* **TASK INSTRUCTIONS**:
Which lines in the records below hold the word "What"? Copy each of them.

----------

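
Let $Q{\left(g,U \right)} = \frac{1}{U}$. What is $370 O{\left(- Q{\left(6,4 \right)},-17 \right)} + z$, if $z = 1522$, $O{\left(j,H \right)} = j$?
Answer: $\frac{2859}{2} \approx 1429.5$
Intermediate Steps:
$370 O{\left(- Q{\left(6,4 \right)},-17 \right)} + z = 370 \left(- \frac{1}{4}\right) + 1522 = - \frac{185}{2} + 1522 = \frac{2859}{2}$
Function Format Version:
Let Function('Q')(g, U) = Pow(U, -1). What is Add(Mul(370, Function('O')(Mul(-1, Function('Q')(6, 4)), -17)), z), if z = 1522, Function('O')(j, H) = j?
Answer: Rational(2859, 2) ≈ 1429.5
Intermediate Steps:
Add(Mul(370, Function('O')(Mul(-1, Function('Q')(6, 4)), -17)), z) = Add(Mul(370, Mul(-1, Pow(4, -1))), 1522) = Add(Mul(370, Mul(-1, Rational(1, 4))), 1522) = Add(Mul(370, Rational(-1, 4)), 1522) = Add(Rational(-185, 2), 1522) = Rational(2859, 2)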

----------

* **WRITTEN RESPONSE**:
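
Let $Q{\left(g,U \right)} = \frac{1}{U}$. What is $370 O{\left(- Q{\left(6,4 \right)},-17 \right)} + z$, if $z = 1522$, $O{\left(j,H \right)} = j$?
Let Function('Q')(g, U) = Pow(U, -1). What is Add(Mul(370, Function('O')(Mul(-1, Function('Q')(6, 4)), -17)), z), if z = 1522, Function('O')(j, H) = j?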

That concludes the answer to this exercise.